Stored data:
^^^^^^^^
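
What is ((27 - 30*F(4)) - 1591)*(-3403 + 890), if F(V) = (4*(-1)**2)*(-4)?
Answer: 2724092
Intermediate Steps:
F(V) = -16 (F(V) = (4*1)*(-4) = 4*(-4) = -16)
((27 - 30*F(4)) - 1591)*(-3403 + 890) = ((27 - 30*(-16)) - 1591)*(-3403 + 890) = ((27 + 480) - 1591)*(-2513) = (507 - 1591)*(-2513) = -1084*(-2513) = 2724092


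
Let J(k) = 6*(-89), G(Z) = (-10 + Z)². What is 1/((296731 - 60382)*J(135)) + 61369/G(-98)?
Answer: 143433406285/27261439056 ≈ 5.2614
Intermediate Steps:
J(k) = -534
1/((296731 - 60382)*J(135)) + 61369/G(-98) = 1/((296731 - 60382)*(-534)) + 61369/((-10 - 98)²) = -1/534/236349 + 61369/((-108)²) = (1/236349)*(-1/534) + 61369/11664 = -1/126210366 + 61369*(1/11664) = -1/126210366 + 61369/11664 = 143433406285/27261439056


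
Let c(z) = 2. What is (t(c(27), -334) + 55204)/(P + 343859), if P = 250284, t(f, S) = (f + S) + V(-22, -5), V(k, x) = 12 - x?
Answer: 54889/594143 ≈ 0.092384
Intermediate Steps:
t(f, S) = 17 + S + f (t(f, S) = (f + S) + (12 - 1*(-5)) = (S + f) + (12 + 5) = (S + f) + 17 = 17 + S + f)
(t(c(27), -334) + 55204)/(P + 343859) = ((17 - 334 + 2) + 55204)/(250284 + 343859) = (-315 + 55204)/594143 = 54889*(1/594143) = 54889/594143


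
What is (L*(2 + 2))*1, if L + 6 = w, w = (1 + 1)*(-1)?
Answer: -32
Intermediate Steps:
w = -2 (w = 2*(-1) = -2)
L = -8 (L = -6 - 2 = -8)
(L*(2 + 2))*1 = -8*(2 + 2)*1 = -8*4*1 = -32*1 = -32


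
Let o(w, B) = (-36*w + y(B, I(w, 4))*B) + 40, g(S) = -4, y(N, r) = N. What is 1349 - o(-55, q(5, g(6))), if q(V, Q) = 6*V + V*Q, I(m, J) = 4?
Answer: -771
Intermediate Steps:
q(V, Q) = 6*V + Q*V
o(w, B) = 40 + B² - 36*w (o(w, B) = (-36*w + B*B) + 40 = (-36*w + B²) + 40 = (B² - 36*w) + 40 = 40 + B² - 36*w)
1349 - o(-55, q(5, g(6))) = 1349 - (40 + (5*(6 - 4))² - 36*(-55)) = 1349 - (40 + (5*2)² + 1980) = 1349 - (40 + 10² + 1980) = 1349 - (40 + 100 + 1980) = 1349 - 1*2120 = 1349 - 2120 = -771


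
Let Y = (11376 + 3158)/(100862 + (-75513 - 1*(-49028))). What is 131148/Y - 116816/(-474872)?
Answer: 289505666460616/431361853 ≈ 6.7114e+5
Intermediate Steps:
Y = 14534/74377 (Y = 14534/(100862 + (-75513 + 49028)) = 14534/(100862 - 26485) = 14534/74377 ≈ 0.19541)
131148/Y - 116816/(-474872) = 131148/(14534/74377) - 116816/(-474872) = 131148*(74377/14534) - 116816*(-1/474872) = 4877197398/7267 + 14602/59359 = 289505666460616/431361853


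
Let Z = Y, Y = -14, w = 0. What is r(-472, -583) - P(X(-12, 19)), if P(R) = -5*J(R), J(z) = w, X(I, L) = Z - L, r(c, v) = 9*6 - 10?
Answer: 44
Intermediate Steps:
r(c, v) = 44 (r(c, v) = 54 - 10 = 44)
Z = -14
X(I, L) = -14 - L
J(z) = 0
P(R) = 0 (P(R) = -5*0 = 0)
r(-472, -583) - P(X(-12, 19)) = 44 - 1*0 = 44 + 0 = 44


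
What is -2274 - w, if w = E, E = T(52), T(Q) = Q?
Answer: -2326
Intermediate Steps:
E = 52
w = 52
-2274 - w = -2274 - 1*52 = -2274 - 52 = -2326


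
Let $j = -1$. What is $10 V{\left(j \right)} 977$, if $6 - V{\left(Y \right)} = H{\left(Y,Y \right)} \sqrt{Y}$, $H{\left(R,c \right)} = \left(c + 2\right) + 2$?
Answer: $58620 - 29310 i \approx 58620.0 - 29310.0 i$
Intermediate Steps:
$H{\left(R,c \right)} = 4 + c$ ($H{\left(R,c \right)} = \left(2 + c\right) + 2 = 4 + c$)
$V{\left(Y \right)} = 6 - \sqrt{Y} \left(4 + Y\right)$ ($V{\left(Y \right)} = 6 - \left(4 + Y\right) \sqrt{Y} = 6 - \sqrt{Y} \left(4 + Y\right)$)
$10 V{\left(j \right)} 977 = 10 \left(6 - \sqrt{-1} \left(4 - 1\right)\right) 977 = 10 \left(6 - i 3\right) 977 = 10 \left(6 - 3 i\right) 977 = 10 \left(5862 - 2931 i\right) = 58620 - 29310 i$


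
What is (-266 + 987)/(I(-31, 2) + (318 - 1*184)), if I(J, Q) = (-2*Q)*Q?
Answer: 103/18 ≈ 5.7222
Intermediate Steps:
I(J, Q) = -2*Q**2
(-266 + 987)/(I(-31, 2) + (318 - 1*184)) = (-266 + 987)/(-2*2**2 + (318 - 1*184)) = 721/(-2*4 + (318 - 184)) = 721/(-8 + 134) = 721/126 = 721*(1/126) = 103/18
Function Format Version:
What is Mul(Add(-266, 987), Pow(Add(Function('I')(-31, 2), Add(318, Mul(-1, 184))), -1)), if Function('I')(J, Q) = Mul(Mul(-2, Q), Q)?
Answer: Rational(103, 18) ≈ 5.7222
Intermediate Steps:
Function('I')(J, Q) = Mul(-2, Pow(Q, 2))
Mul(Add(-266, 987), Pow(Add(Function('I')(-31, 2), Add(318, Mul(-1, 184))), -1)) = Mul(Add(-266, 987), Pow(Add(Mul(-2, Pow(2, 2)), Add(318, Mul(-1, 184))), -1)) = Mul(721, Pow(Add(Mul(-2, 4), Add(318, -184)), -1)) = Mul(721, Pow(Add(-8, 134), -1)) = Mul(721, Pow(126, -1)) = Mul(721, Rational(1, 126)) = Rational(103, 18)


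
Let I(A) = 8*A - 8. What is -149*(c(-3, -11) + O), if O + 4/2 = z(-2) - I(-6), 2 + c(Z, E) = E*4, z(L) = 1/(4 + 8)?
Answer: -14453/12 ≈ -1204.4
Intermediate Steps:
z(L) = 1/12
I(A) = -8 + 8*A
c(Z, E) = -2 + 4*E (c(Z, E) = -2 + E*4 = -2 + 4*E)
O = 649/12 (O = -2 + (1/12 - (-8 + 8*(-6))) = -2 + (1/12 - (-8 - 48)) = -2 + (1/12 - 1*(-56)) = -2 + (1/12 + 56) = -2 + 673/12 = 649/12 ≈ 54.083)
-149*(c(-3, -11) + O) = -149*((-2 + 4*(-11)) + 649/12) = -149*((-2 - 44) + 649/12) = -149*(-46 + 649/12) = -149*97/12 = -14453/12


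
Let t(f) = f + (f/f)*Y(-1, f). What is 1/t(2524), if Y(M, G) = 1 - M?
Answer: 1/2526 ≈ 0.00039588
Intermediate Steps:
t(f) = 2 + f (t(f) = f + (f/f)*(1 - 1*(-1)) = f + 1*(1 + 1) = f + 1*2 = f + 2 = 2 + f)
1/t(2524) = 1/(2 + 2524) = 1/2526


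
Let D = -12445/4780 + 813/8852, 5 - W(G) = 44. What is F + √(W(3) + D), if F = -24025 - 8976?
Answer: -33001 + I*√46450380347194/1057814 ≈ -33001.0 + 6.443*I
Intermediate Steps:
W(G) = -39 (W(G) = 5 - 1*44 = 5 - 44 = -39)
F = -33001
D = -2656925/1057814 (D = -12445*1/4780 + 813*(1/8852) = -2489/956 + 813/8852 = -2656925/1057814 ≈ -2.5117)
F + √(W(3) + D) = -33001 + √(-39 - 2656925/1057814) = -33001 + √(-43911671/1057814) = -33001 + I*√46450380347194/1057814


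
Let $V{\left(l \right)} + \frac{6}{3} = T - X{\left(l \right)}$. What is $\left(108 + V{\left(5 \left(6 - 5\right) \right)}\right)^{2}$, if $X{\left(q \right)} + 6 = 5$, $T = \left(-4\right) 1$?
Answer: $10609$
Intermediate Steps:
$T = -4$
$X{\left(q \right)} = -1$ ($X{\left(q \right)} = -6 + 5 = -1$)
$V{\left(l \right)} = -5$ ($V{\left(l \right)} = -2 - 3 = -5$)
$\left(108 + V{\left(5 \left(6 - 5\right) \right)}\right)^{2} = \left(108 - 5\right)^{2} = 103^{2} = 10609$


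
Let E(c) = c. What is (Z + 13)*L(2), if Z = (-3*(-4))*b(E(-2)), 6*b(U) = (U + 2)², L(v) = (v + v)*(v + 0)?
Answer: 104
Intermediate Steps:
L(v) = 2*v² (L(v) = (2*v)*v = 2*v²)
b(U) = (2 + U)²/6 (b(U) = (U + 2)²/6 = (2 + U)²/6)
Z = 0 (Z = (-3*(-4))*((2 - 2)²/6) = 12*((⅙)*0²) = 12*((⅙)*0) = 12*0 = 0)
(Z + 13)*L(2) = (0 + 13)*(2*2²) = 13*(2*4) = 13*8 = 104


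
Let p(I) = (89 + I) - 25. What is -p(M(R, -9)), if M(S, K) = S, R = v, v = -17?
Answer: -47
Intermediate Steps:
R = -17
p(I) = 64 + I
-p(M(R, -9)) = -(64 - 17) = -1*47 = -47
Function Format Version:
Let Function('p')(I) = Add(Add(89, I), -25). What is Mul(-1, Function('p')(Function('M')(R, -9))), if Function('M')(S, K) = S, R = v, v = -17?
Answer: -47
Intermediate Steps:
R = -17
Function('p')(I) = Add(64, I)
Mul(-1, Function('p')(Function('M')(R, -9))) = Mul(-1, Add(64, -17)) = Mul(-1, 47) = -47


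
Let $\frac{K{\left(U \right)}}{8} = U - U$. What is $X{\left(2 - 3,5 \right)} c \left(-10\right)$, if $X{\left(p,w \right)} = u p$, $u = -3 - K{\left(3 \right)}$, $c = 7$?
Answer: $-210$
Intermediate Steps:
$K{\left(U \right)} = 0$ ($K{\left(U \right)} = 8 \left(U - U\right) = 8 \cdot 0 = 0$)
$u = -3$ ($u = -3 - 0 = -3 + 0 = -3$)
$X{\left(p,w \right)} = - 3 p$
$X{\left(2 - 3,5 \right)} c \left(-10\right) = - 3 \left(2 - 3\right) 7 \left(-10\right) = \left(-3\right) \left(-1\right) 7 \left(-10\right) = 3 \cdot 7 \left(-10\right) = 21 \left(-10\right) = -210$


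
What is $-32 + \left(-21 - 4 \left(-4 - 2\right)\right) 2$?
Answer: $-26$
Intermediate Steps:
$-32 + \left(-21 - 4 \left(-4 - 2\right)\right) 2 = -32 + \left(-21 - -24\right) 2 = -32 + \left(-21 + 24\right) 2 = -32 + 3 \cdot 2 = -32 + 6 = -26$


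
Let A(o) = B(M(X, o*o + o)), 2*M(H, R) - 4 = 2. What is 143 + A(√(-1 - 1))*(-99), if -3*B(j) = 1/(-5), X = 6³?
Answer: 682/5 ≈ 136.40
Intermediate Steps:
X = 216
M(H, R) = 3 (M(H, R) = 2 + (½)*2 = 2 + 1 = 3)
B(j) = 1/15 (B(j) = -1/(3*(-5)) = -(-1)/(3*5) = -⅓*(-⅕) = 1/15)
A(o) = 1/15
143 + A(√(-1 - 1))*(-99) = 143 + (1/15)*(-99) = 143 - 33/5 = 682/5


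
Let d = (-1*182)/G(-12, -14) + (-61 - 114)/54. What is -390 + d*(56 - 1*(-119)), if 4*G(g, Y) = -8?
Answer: 808265/54 ≈ 14968.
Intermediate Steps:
G(g, Y) = -2 (G(g, Y) = (1/4)*(-8) = -2)
d = 4739/54 (d = -1*182/(-2) + (-61 - 114)/54 = -182*(-1/2) - 175*1/54 = 91 - 175/54 = 4739/54 ≈ 87.759)
-390 + d*(56 - 1*(-119)) = -390 + 4739*(56 - 1*(-119))/54 = -390 + 4739*(56 + 119)/54 = -390 + (4739/54)*175 = -390 + 829325/54 = 808265/54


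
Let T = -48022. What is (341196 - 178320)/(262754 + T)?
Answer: 5817/7669 ≈ 0.75851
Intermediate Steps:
(341196 - 178320)/(262754 + T) = (341196 - 178320)/(262754 - 48022) = 162876/214732 = 162876*(1/214732) = 5817/7669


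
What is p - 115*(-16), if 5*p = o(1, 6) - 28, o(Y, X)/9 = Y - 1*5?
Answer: 9136/5 ≈ 1827.2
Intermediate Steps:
o(Y, X) = -45 + 9*Y (o(Y, X) = 9*(Y - 1*5) = 9*(Y - 5) = 9*(-5 + Y) = -45 + 9*Y)
p = -64/5 (p = ((-45 + 9*1) - 28)/5 = ((-45 + 9) - 28)/5 = (-36 - 28)/5 = (1/5)*(-64) = -64/5 ≈ -12.800)
p - 115*(-16) = -64/5 - 115*(-16) = -64/5 + 1840 = 9136/5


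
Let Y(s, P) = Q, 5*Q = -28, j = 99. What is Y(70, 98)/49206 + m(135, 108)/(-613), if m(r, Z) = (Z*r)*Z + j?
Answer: -193716526667/75408195 ≈ -2568.9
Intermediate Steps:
Q = -28/5 (Q = (1/5)*(-28) = -28/5 ≈ -5.6000)
Y(s, P) = -28/5
m(r, Z) = 99 + r*Z**2 (m(r, Z) = (Z*r)*Z + 99 = r*Z**2 + 99 = 99 + r*Z**2)
Y(70, 98)/49206 + m(135, 108)/(-613) = -28/5/49206 + (99 + 135*108**2)/(-613) = -28/5*1/49206 + (99 + 135*11664)*(-1/613) = -14/123015 + (99 + 1574640)*(-1/613) = -14/123015 + 1574739*(-1/613) = -14/123015 - 1574739/613 = -193716526667/75408195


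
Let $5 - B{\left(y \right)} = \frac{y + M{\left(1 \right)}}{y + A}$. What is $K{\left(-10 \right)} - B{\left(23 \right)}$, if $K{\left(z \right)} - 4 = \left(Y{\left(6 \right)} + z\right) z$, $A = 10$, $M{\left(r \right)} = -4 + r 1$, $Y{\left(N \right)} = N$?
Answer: $\frac{1307}{33} \approx 39.606$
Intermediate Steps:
$M{\left(r \right)} = -4 + r$
$B{\left(y \right)} = 5 - \frac{-3 + y}{10 + y}$ ($B{\left(y \right)} = 5 - \frac{y + \left(-4 + 1\right)}{y + 10} = 5 - \frac{y - 3}{10 + y} = 5 - \frac{-3 + y}{10 + y}$)
$K{\left(z \right)} = 4 + z \left(6 + z\right)$ ($K{\left(z \right)} = 4 + \left(6 + z\right) z = 4 + z \left(6 + z\right)$)
$K{\left(-10 \right)} - B{\left(23 \right)} = \left(4 + \left(-10\right)^{2} + 6 \left(-10\right)\right) - \frac{53 + 4 \cdot 23}{10 + 23} = \left(4 + 100 - 60\right) - \frac{53 + 92}{33} = 44 - \frac{1}{33} \cdot 145 = 44 - \frac{145}{33} = \frac{1307}{33}$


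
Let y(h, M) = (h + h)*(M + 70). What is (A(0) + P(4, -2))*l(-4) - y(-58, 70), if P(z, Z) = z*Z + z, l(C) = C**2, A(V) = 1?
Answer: 16192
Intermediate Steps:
P(z, Z) = z + Z*z (P(z, Z) = Z*z + z = z + Z*z)
y(h, M) = 2*h*(70 + M) (y(h, M) = (2*h)*(70 + M) = 2*h*(70 + M))
(A(0) + P(4, -2))*l(-4) - y(-58, 70) = (1 + 4*(1 - 2))*(-4)**2 - 2*(-58)*(70 + 70) = (1 + 4*(-1))*16 - 2*(-58)*140 = (1 - 4)*16 - 1*(-16240) = -3*16 + 16240 = -48 + 16240 = 16192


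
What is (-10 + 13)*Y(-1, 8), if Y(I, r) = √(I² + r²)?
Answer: 3*√65 ≈ 24.187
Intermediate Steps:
(-10 + 13)*Y(-1, 8) = (-10 + 13)*√((-1)² + 8²) = 3*√(1 + 64) = 3*√65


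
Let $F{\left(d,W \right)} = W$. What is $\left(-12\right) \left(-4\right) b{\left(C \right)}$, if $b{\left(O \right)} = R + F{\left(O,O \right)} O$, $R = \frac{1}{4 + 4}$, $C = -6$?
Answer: $1734$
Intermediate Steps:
$R = \frac{1}{8} \approx 0.125$
$b{\left(O \right)} = \frac{1}{8} + O^{2}$ ($b{\left(O \right)} = \frac{1}{8} + O O = \frac{1}{8} + O^{2}$)
$\left(-12\right) \left(-4\right) b{\left(C \right)} = \left(-12\right) \left(-4\right) \left(\frac{1}{8} + \left(-6\right)^{2}\right) = 48 \left(\frac{1}{8} + 36\right) = 48 \cdot \frac{289}{8} = 1734$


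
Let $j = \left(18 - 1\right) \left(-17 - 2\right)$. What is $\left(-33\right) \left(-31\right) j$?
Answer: $-330429$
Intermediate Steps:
$j = -323$ ($j = 17 \left(-19\right) = -323$)
$\left(-33\right) \left(-31\right) j = \left(-33\right) \left(-31\right) \left(-323\right) = 1023 \left(-323\right) = -330429$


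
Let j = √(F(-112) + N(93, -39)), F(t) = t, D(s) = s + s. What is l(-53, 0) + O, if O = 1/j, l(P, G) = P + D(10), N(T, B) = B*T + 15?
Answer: -33 - I*√19/266 ≈ -33.0 - 0.016387*I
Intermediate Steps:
D(s) = 2*s
N(T, B) = 15 + B*T
l(P, G) = 20 + P (l(P, G) = P + 2*10 = P + 20 = 20 + P)
j = 14*I*√19 (j = √(-112 + (15 - 39*93)) = √(-112 + (15 - 3627)) = √(-112 - 3612) = √(-3724) = 14*I*√19 ≈ 61.025*I)
O = -I*√19/266 (O = 1/(14*I*√19) = -I*√19/266 ≈ -0.016387*I)
l(-53, 0) + O = (20 - 53) - I*√19/266 = -33 - I*√19/266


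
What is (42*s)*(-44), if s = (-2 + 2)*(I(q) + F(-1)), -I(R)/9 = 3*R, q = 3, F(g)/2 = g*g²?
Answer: 0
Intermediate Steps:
F(g) = 2*g³ (F(g) = 2*(g*g²) = 2*g³)
I(R) = -27*R
s = 0 (s = (-2 + 2)*(-27*3 + 2*(-1)³) = 0*(-81 + 2*(-1)) = 0*(-81 - 2) = 0*(-83) = 0)
(42*s)*(-44) = (42*0)*(-44) = 0*(-44) = 0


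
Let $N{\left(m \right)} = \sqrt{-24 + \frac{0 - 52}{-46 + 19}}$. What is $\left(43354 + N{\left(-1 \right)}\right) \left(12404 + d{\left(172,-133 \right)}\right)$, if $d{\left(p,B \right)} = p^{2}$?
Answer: $1820347752 + \frac{27992 i \sqrt{447}}{3} \approx 1.8203 \cdot 10^{9} + 1.9727 \cdot 10^{5} i$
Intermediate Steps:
$N{\left(m \right)} = \frac{2 i \sqrt{447}}{9}$ ($N{\left(m \right)} = \sqrt{-24 - \frac{52}{-27}} = \sqrt{-24 - - \frac{52}{27}} = \sqrt{-24 + \frac{52}{27}} = \sqrt{- \frac{596}{27}} = \frac{2 i \sqrt{447}}{9}$)
$\left(43354 + N{\left(-1 \right)}\right) \left(12404 + d{\left(172,-133 \right)}\right) = \left(43354 + \frac{2 i \sqrt{447}}{9}\right) \left(12404 + 172^{2}\right) = \left(43354 + \frac{2 i \sqrt{447}}{9}\right) \left(12404 + 29584\right) = \left(43354 + \frac{2 i \sqrt{447}}{9}\right) 41988 = 1820347752 + \frac{27992 i \sqrt{447}}{3}$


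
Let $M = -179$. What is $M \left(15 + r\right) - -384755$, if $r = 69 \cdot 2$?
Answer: $357368$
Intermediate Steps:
$r = 138$
$M \left(15 + r\right) - -384755 = - 179 \left(15 + 138\right) - -384755 = \left(-179\right) 153 + 384755 = -27387 + 384755 = 357368$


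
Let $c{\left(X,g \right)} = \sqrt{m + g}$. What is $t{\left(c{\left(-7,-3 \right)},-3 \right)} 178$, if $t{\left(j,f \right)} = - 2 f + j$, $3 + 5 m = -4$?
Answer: $1068 + \frac{178 i \sqrt{110}}{5} \approx 1068.0 + 373.38 i$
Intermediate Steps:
$m = - \frac{7}{5}$ ($m = - \frac{3}{5} + \frac{1}{5} \left(-4\right) = - \frac{3}{5} - \frac{4}{5} = - \frac{7}{5} \approx -1.4$)
$c{\left(X,g \right)} = \sqrt{- \frac{7}{5} + g}$
$t{\left(j,f \right)} = j - 2 f$
$t{\left(c{\left(-7,-3 \right)},-3 \right)} 178 = \left(\frac{\sqrt{-35 + 25 \left(-3\right)}}{5} - -6\right) 178 = \left(\frac{\sqrt{-35 - 75}}{5} + 6\right) 178 = \left(\frac{\sqrt{-110}}{5} + 6\right) 178 = \left(\frac{i \sqrt{110}}{5} + 6\right) 178 = \left(6 + \frac{i \sqrt{110}}{5}\right) 178 = 1068 + \frac{178 i \sqrt{110}}{5}$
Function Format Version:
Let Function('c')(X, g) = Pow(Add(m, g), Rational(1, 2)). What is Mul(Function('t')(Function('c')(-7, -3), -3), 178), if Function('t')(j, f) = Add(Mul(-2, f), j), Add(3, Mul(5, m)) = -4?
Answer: Add(1068, Mul(Rational(178, 5), I, Pow(110, Rational(1, 2)))) ≈ Add(1068.0, Mul(373.38, I))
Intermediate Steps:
m = Rational(-7, 5) (m = Add(Rational(-3, 5), Mul(Rational(1, 5), -4)) = Add(Rational(-3, 5), Rational(-4, 5)) = Rational(-7, 5) ≈ -1.4000)
Function('c')(X, g) = Pow(Add(Rational(-7, 5), g), Rational(1, 2))
Function('t')(j, f) = Add(j, Mul(-2, f))
Mul(Function('t')(Function('c')(-7, -3), -3), 178) = Mul(Add(Mul(Rational(1, 5), Pow(Add(-35, Mul(25, -3)), Rational(1, 2))), Mul(-2, -3)), 178) = Mul(Add(Mul(Rational(1, 5), Pow(Add(-35, -75), Rational(1, 2))), 6), 178) = Mul(Add(Mul(Rational(1, 5), Pow(-110, Rational(1, 2))), 6), 178) = Mul(Add(Mul(Rational(1, 5), Mul(I, Pow(110, Rational(1, 2)))), 6), 178) = Mul(Add(Mul(Rational(1, 5), I, Pow(110, Rational(1, 2))), 6), 178) = Mul(Add(6, Mul(Rational(1, 5), I, Pow(110, Rational(1, 2)))), 178) = Add(1068, Mul(Rational(178, 5), I, Pow(110, Rational(1, 2))))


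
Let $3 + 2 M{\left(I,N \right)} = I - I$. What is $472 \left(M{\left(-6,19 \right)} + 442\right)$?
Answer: $207916$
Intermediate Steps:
$M{\left(I,N \right)} = - \frac{3}{2}$ ($M{\left(I,N \right)} = - \frac{3}{2} + \frac{I - I}{2} = - \frac{3}{2} + \frac{1}{2} \cdot 0 = - \frac{3}{2} + 0 = - \frac{3}{2}$)
$472 \left(M{\left(-6,19 \right)} + 442\right) = 472 \left(- \frac{3}{2} + 442\right) = 472 \cdot \frac{881}{2} = 207916$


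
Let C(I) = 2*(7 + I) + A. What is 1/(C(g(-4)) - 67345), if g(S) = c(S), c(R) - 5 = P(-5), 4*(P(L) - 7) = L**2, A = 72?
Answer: -2/134445 ≈ -1.4876e-5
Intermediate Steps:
P(L) = 7 + L**2/4
c(R) = 73/4 (c(R) = 5 + (7 + (1/4)*(-5)**2) = 5 + (7 + (1/4)*25) = 5 + (7 + 25/4) = 5 + 53/4 = 73/4)
g(S) = 73/4
C(I) = 86 + 2*I (C(I) = 2*(7 + I) + 72 = (14 + 2*I) + 72 = 86 + 2*I)
1/(C(g(-4)) - 67345) = 1/((86 + 2*(73/4)) - 67345) = 1/((86 + 73/2) - 67345) = 1/(245/2 - 67345) = 1/(-134445/2) = -2/134445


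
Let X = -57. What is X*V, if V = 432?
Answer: -24624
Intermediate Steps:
X*V = -57*432 = -24624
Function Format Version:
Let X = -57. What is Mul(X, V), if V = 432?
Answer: -24624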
^^^^^^^^
**Exercise aim:** Copy out only the lines of the records above from the one with "Answer: $-210$" through the one with "Answer: $-26$", exactly as they stand, both included.

**Expected answer:**
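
Answer: $-210$
Intermediate Steps:
$K{\left(U \right)} = 0$ ($K{\left(U \right)} = 8 \left(U - U\right) = 8 \cdot 0 = 0$)
$u = -3$ ($u = -3 - 0 = -3 + 0 = -3$)
$X{\left(p,w \right)} = - 3 p$
$X{\left(2 - 3,5 \right)} c \left(-10\right) = - 3 \left(2 - 3\right) 7 \left(-10\right) = \left(-3\right) \left(-1\right) 7 \left(-10\right) = 3 \cdot 7 \left(-10\right) = 21 \left(-10\right) = -210$


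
What is $-32 + \left(-21 - 4 \left(-4 - 2\right)\right) 2$?
Answer: $-26$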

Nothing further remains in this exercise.